• What needs to be done:
Nothing but the records, repeated exactly, should form the response.

(Items listed in a dataset)
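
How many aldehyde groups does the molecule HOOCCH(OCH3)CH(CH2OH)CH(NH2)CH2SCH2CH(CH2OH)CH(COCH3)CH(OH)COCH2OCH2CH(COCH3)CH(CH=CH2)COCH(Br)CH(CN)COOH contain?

0

Taking each segment in turn:
  HOOC: –COOH: carbonyl C bonded to –OH and C → carboxylic acid (the –OH is not a separate alcohol).
  CH(OCH3): pendant –OCH3: C–O–C with sp³ C, no adjacent C=O → ether.
  CH(CH2OH): pendant –CH2OH on an sp³ backbone C → alcohol.
  CH(NH2): –NH2 on an sp³ carbon with no adjacent C=O → amine.
  CH2SCH2: C–S–C linkage → sulfide (thioether).
  CH(CH2OH): pendant –CH2OH on an sp³ backbone C → alcohol.
  CH(COCH3): pendant –COCH3: carbonyl C bonded to two carbons → ketone.
  CH(OH): –OH on an sp³ carbon → alcohol (secondary).
  CO: –C(=O)– with carbon on both sides → ketone.
  CH2OCH2: C–O–C with sp³ carbons on both sides and no adjacent C=O → ether.
  CH(COCH3): pendant –COCH3: carbonyl C bonded to two carbons → ketone.
  CH(CH=CH2): pendant –CH=CH2: C=C double bond → alkene.
  CO: –C(=O)– with carbon on both sides → ketone.
  CH(Br): halogen on an sp³ carbon → alkyl halide.
  CH(CN): pendant –C≡N: nitrile.
  COOH: –COOH: carbonyl C bonded to –OH and C → carboxylic acid (the –OH is not a separate alcohol).
No segment is a aldehyde: HOOC is carboxylic acid, not aldehyde; CH(COCH3) is ketone, not aldehyde; CO is ketone, not aldehyde. → 0.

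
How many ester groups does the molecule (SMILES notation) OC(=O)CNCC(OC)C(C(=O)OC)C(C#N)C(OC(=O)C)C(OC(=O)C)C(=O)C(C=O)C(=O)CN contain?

3

Reading the structure from left to right:
  HOOC: –COOH: carbonyl C bonded to –OH and C → carboxylic acid (the –OH is not a separate alcohol).
  CH2NHCH2: C–N–C with sp³ carbons and no adjacent C=O → amine (secondary).
  CH(OCH3): pendant –OCH3: C–O–C with sp³ C, no adjacent C=O → ether.
  CH(COOCH3): pendant –COOCH3: carbonyl C bonded to C and –OCH3 → ester.
  CH(CN): pendant –C≡N: nitrile.
  CH(OCOCH3): pendant –OC(=O)CH3: an acyloxy group → ester.
  CH(OCOCH3): pendant –OC(=O)CH3: an acyloxy group → ester.
  CO: –C(=O)– with carbon on both sides → ketone.
  CH(CHO): pendant –CHO: carbonyl C bonded to C and H → aldehyde.
  CO: –C(=O)– with carbon on both sides → ketone.
  CH2NH2: –NH2 on an sp³ carbon with no adjacent C=O → amine.
Ester appears at: CH(COOCH3), CH(OCOCH3), CH(OCOCH3) → 3.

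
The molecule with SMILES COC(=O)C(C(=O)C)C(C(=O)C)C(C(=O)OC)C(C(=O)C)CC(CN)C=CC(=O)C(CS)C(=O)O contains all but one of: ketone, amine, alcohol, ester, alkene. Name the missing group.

alcohol

ester: present (CH3OOC — CH3O–C(=O)–: carbonyl C bonded to C and to –OCH3 → ester (not ketone + ether)).
amine: present (CH(CH2NH2) — pendant –CH2NH2: N on sp³ C, no adjacent C=O → amine).
ketone: present (CH(COCH3) — pendant –COCH3: carbonyl C bonded to two carbons → ketone).
alkene: present (CH=CH — C=C double bond → alkene).
alcohol: absent. In COOH, the –OH sits on a carbonyl carbon, making it part of a carboxylic acid, not an alcohol.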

• Exercise solution:
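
How many aldehyde groups does the molecule HOOCCH(OCH3)CH(CH2OH)CH(NH2)CH2SCH2CH(CH2OH)CH(COCH3)CH(OH)COCH2OCH2CH(COCH3)CH(CH=CH2)COCH(Br)CH(CN)COOH contain?

0

Taking each segment in turn:
  HOOC: –COOH: carbonyl C bonded to –OH and C → carboxylic acid (the –OH is not a separate alcohol).
  CH(OCH3): pendant –OCH3: C–O–C with sp³ C, no adjacent C=O → ether.
  CH(CH2OH): pendant –CH2OH on an sp³ backbone C → alcohol.
  CH(NH2): –NH2 on an sp³ carbon with no adjacent C=O → amine.
  CH2SCH2: C–S–C linkage → sulfide (thioether).
  CH(CH2OH): pendant –CH2OH on an sp³ backbone C → alcohol.
  CH(COCH3): pendant –COCH3: carbonyl C bonded to two carbons → ketone.
  CH(OH): –OH on an sp³ carbon → alcohol (secondary).
  CO: –C(=O)– with carbon on both sides → ketone.
  CH2OCH2: C–O–C with sp³ carbons on both sides and no adjacent C=O → ether.
  CH(COCH3): pendant –COCH3: carbonyl C bonded to two carbons → ketone.
  CH(CH=CH2): pendant –CH=CH2: C=C double bond → alkene.
  CO: –C(=O)– with carbon on both sides → ketone.
  CH(Br): halogen on an sp³ carbon → alkyl halide.
  CH(CN): pendant –C≡N: nitrile.
  COOH: –COOH: carbonyl C bonded to –OH and C → carboxylic acid (the –OH is not a separate alcohol).
No segment is a aldehyde: HOOC is carboxylic acid, not aldehyde; CH(COCH3) is ketone, not aldehyde; CO is ketone, not aldehyde. → 0.

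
How many ester groups does the molecule (SMILES notation) OC(=O)CNCC(OC)C(C(=O)OC)C(C#N)C(OC(=O)C)C(OC(=O)C)C(=O)C(C=O)C(=O)CN contain?

3

Reading the structure from left to right:
  HOOC: –COOH: carbonyl C bonded to –OH and C → carboxylic acid (the –OH is not a separate alcohol).
  CH2NHCH2: C–N–C with sp³ carbons and no adjacent C=O → amine (secondary).
  CH(OCH3): pendant –OCH3: C–O–C with sp³ C, no adjacent C=O → ether.
  CH(COOCH3): pendant –COOCH3: carbonyl C bonded to C and –OCH3 → ester.
  CH(CN): pendant –C≡N: nitrile.
  CH(OCOCH3): pendant –OC(=O)CH3: an acyloxy group → ester.
  CH(OCOCH3): pendant –OC(=O)CH3: an acyloxy group → ester.
  CO: –C(=O)– with carbon on both sides → ketone.
  CH(CHO): pendant –CHO: carbonyl C bonded to C and H → aldehyde.
  CO: –C(=O)– with carbon on both sides → ketone.
  CH2NH2: –NH2 on an sp³ carbon with no adjacent C=O → amine.
Ester appears at: CH(COOCH3), CH(OCOCH3), CH(OCOCH3) → 3.

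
The molecule with SMILES COC(=O)C(C(=O)C)C(C(=O)C)C(C(=O)OC)C(C(=O)C)CC(CN)C=CC(=O)C(CS)C(=O)O contains all but one of: ketone, amine, alcohol, ester, alkene. Name the missing group.

alcohol

ester: present (CH3OOC — CH3O–C(=O)–: carbonyl C bonded to C and to –OCH3 → ester (not ketone + ether)).
amine: present (CH(CH2NH2) — pendant –CH2NH2: N on sp³ C, no adjacent C=O → amine).
ketone: present (CH(COCH3) — pendant –COCH3: carbonyl C bonded to two carbons → ketone).
alkene: present (CH=CH — C=C double bond → alkene).
alcohol: absent. In COOH, the –OH sits on a carbonyl carbon, making it part of a carboxylic acid, not an alcohol.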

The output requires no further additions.